PROMPT: Search the listing below for "Answer". Copy each matching line.

□ □ □ □ □ □ □

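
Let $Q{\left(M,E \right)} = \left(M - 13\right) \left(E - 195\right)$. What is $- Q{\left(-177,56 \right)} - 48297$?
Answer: $-74707$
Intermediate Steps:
$Q{\left(M,E \right)} = \left(-195 + E\right) \left(-13 + M\right)$ ($Q{\left(M,E \right)} = \left(-13 + M\right) \left(-195 + E\right) = \left(-195 + E\right) \left(-13 + M\right)$)
$- Q{\left(-177,56 \right)} - 48297 = - (2535 - -34515 - 728 + 56 \left(-177\right)) - 48297 = - (2535 + 34515 - 728 - 9912) - 48297 = \left(-1\right) 26410 - 48297 = -26410 - 48297 = -74707$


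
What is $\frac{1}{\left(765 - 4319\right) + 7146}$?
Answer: $\frac{1}{3592} \approx 0.0002784$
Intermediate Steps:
$\frac{1}{\left(765 - 4319\right) + 7146} = \frac{1}{-3554 + 7146} = \frac{1}{3592}$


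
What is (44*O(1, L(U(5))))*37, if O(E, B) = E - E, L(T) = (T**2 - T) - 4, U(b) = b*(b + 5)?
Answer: 0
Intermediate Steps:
U(b) = b*(5 + b)
L(T) = -4 + T**2 - T
O(E, B) = 0
(44*O(1, L(U(5))))*37 = (44*0)*37 = 0*37 = 0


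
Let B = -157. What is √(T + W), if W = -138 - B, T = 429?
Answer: 8*√7 ≈ 21.166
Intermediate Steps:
W = 19 (W = -138 - 1*(-157) = -138 + 157 = 19)
√(T + W) = √(429 + 19) = √448 = 8*√7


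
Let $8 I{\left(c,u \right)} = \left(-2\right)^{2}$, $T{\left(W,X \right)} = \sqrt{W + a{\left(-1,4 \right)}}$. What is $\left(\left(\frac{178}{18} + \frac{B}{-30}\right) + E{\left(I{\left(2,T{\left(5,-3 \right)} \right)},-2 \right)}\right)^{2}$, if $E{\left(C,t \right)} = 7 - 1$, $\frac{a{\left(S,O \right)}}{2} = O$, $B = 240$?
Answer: $\frac{5041}{81} \approx 62.235$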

□ □ □ □ □ □ □

PROBLEM SOLUTION:
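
Answer: $-74707$
Answer: $\frac{1}{3592} \approx 0.0002784$
Answer: 0
Answer: 8*√7 ≈ 21.166
Answer: $\frac{5041}{81} \approx 62.235$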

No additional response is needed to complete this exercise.